Task prompt -> Return the lines below exactly, from the first one through the line that has "R2: path(X,Y) :- knows(X,Z), link(Z,Y).". Leave out everything after it.

============

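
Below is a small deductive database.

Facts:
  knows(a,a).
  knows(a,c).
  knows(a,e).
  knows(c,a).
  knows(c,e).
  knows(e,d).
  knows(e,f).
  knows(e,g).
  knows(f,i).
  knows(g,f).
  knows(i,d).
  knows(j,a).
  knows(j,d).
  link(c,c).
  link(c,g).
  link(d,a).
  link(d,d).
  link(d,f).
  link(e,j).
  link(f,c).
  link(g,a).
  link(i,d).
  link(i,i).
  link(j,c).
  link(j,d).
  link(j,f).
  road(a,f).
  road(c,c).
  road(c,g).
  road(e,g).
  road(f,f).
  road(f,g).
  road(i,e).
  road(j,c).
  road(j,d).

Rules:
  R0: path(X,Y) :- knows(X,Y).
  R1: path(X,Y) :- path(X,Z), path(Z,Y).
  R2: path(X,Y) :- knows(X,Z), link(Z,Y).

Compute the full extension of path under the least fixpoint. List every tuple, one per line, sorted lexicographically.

round 1: derive path(a,a) via R0 from knows(a,a)
round 1: derive path(a,c) via R0 from knows(a,c)
round 1: derive path(a,e) via R0 from knows(a,e)
round 1: derive path(c,a) via R0 from knows(c,a)
round 1: derive path(c,e) via R0 from knows(c,e)
round 1: derive path(e,d) via R0 from knows(e,d)
round 1: derive path(e,f) via R0 from knows(e,f)
round 1: derive path(e,g) via R0 from knows(e,g)
round 1: derive path(f,i) via R0 from knows(f,i)
round 1: derive path(g,f) via R0 from knows(g,f)
round 1: derive path(i,d) via R0 from knows(i,d)
round 1: derive path(j,a) via R0 from knows(j,a)
round 1: derive path(j,d) via R0 from knows(j,d)
round 1: derive path(a,g) via R2 from knows(a,c), link(c,g)
round 1: derive path(a,j) via R2 from knows(a,e), link(e,j)
round 1: derive path(c,j) via R2 from knows(c,e), link(e,j)
round 1: derive path(e,a) via R2 from knows(e,d), link(d,a)
round 1: derive path(e,c) via R2 from knows(e,f), link(f,c)
round 1: derive path(f,d) via R2 from knows(f,i), link(i,d)
round 1: derive path(g,c) via R2 from knows(g,f), link(f,c)
round 1: derive path(i,a) via R2 from knows(i,d), link(d,a)
round 1: derive path(i,f) via R2 from knows(i,d), link(d,f)
round 1: derive path(j,f) via R2 from knows(j,d), link(d,f)
round 2: derive path(a,d) via R1 from path(a,e), path(e,d)
round 2: derive path(a,f) via R1 from path(a,e), path(e,f)
round 2: derive path(c,c) via R1 from path(c,a), path(a,c)
round 2: derive path(c,d) via R1 from path(c,e), path(e,d)
round 2: derive path(c,f) via R1 from path(c,e), path(e,f)
round 2: derive path(c,g) via R1 from path(c,a), path(a,g)
round 2: derive path(e,e) via R1 from path(e,a), path(a,e)
round 2: derive path(e,i) via R1 from path(e,f), path(f,i)
round 2: derive path(e,j) via R1 from path(e,a), path(a,j)
round 2: derive path(f,a) via R1 from path(f,i), path(i,a)
round 2: derive path(f,f) via R1 from path(f,i), path(i,f)
round 2: derive path(g,a) via R1 from path(g,c), path(c,a)
round 2: derive path(g,d) via R1 from path(g,f), path(f,d)
round 2: derive path(g,e) via R1 from path(g,c), path(c,e)
round 2: derive path(g,i) via R1 from path(g,f), path(f,i)
round 2: derive path(g,j) via R1 from path(g,c), path(c,j)
round 2: derive path(i,c) via R1 from path(i,a), path(a,c)
round 2: derive path(i,e) via R1 from path(i,a), path(a,e)
round 2: derive path(i,g) via R1 from path(i,a), path(a,g)
round 2: derive path(i,i) via R1 from path(i,f), path(f,i)
round 2: derive path(i,j) via R1 from path(i,a), path(a,j)
round 2: derive path(j,c) via R1 from path(j,a), path(a,c)
round 2: derive path(j,e) via R1 from path(j,a), path(a,e)
round 2: derive path(j,g) via R1 from path(j,a), path(a,g)
round 2: derive path(j,i) via R1 from path(j,f), path(f,i)
round 2: derive path(j,j) via R1 from path(j,a), path(a,j)
round 3: derive path(a,i) via R1 from path(a,e), path(e,i)
round 3: derive path(c,i) via R1 from path(c,e), path(e,i)
round 3: derive path(f,c) via R1 from path(f,a), path(a,c)
round 3: derive path(f,e) via R1 from path(f,a), path(a,e)
round 3: derive path(f,g) via R1 from path(f,a), path(a,g)
round 3: derive path(f,j) via R1 from path(f,a), path(a,j)
round 3: derive path(g,g) via R1 from path(g,a), path(a,g)

path(a,a)
path(a,c)
path(a,d)
path(a,e)
path(a,f)
path(a,g)
path(a,i)
path(a,j)
path(c,a)
path(c,c)
path(c,d)
path(c,e)
path(c,f)
path(c,g)
path(c,i)
path(c,j)
path(e,a)
path(e,c)
path(e,d)
path(e,e)
path(e,f)
path(e,g)
path(e,i)
path(e,j)
path(f,a)
path(f,c)
path(f,d)
path(f,e)
path(f,f)
path(f,g)
path(f,i)
path(f,j)
path(g,a)
path(g,c)
path(g,d)
path(g,e)
path(g,f)
path(g,g)
path(g,i)
path(g,j)
path(i,a)
path(i,c)
path(i,d)
path(i,e)
path(i,f)
path(i,g)
path(i,i)
path(i,j)
path(j,a)
path(j,c)
path(j,d)
path(j,e)
path(j,f)
path(j,g)
path(j,i)
path(j,j)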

============

Result of the task ->
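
Below is a small deductive database.

Facts:
  knows(a,a).
  knows(a,c).
  knows(a,e).
  knows(c,a).
  knows(c,e).
  knows(e,d).
  knows(e,f).
  knows(e,g).
  knows(f,i).
  knows(g,f).
  knows(i,d).
  knows(j,a).
  knows(j,d).
  link(c,c).
  link(c,g).
  link(d,a).
  link(d,d).
  link(d,f).
  link(e,j).
  link(f,c).
  link(g,a).
  link(i,d).
  link(i,i).
  link(j,c).
  link(j,d).
  link(j,f).
  road(a,f).
  road(c,c).
  road(c,g).
  road(e,g).
  road(f,f).
  road(f,g).
  road(i,e).
  road(j,c).
  road(j,d).

Rules:
  R0: path(X,Y) :- knows(X,Y).
  R1: path(X,Y) :- path(X,Z), path(Z,Y).
  R2: path(X,Y) :- knows(X,Z), link(Z,Y).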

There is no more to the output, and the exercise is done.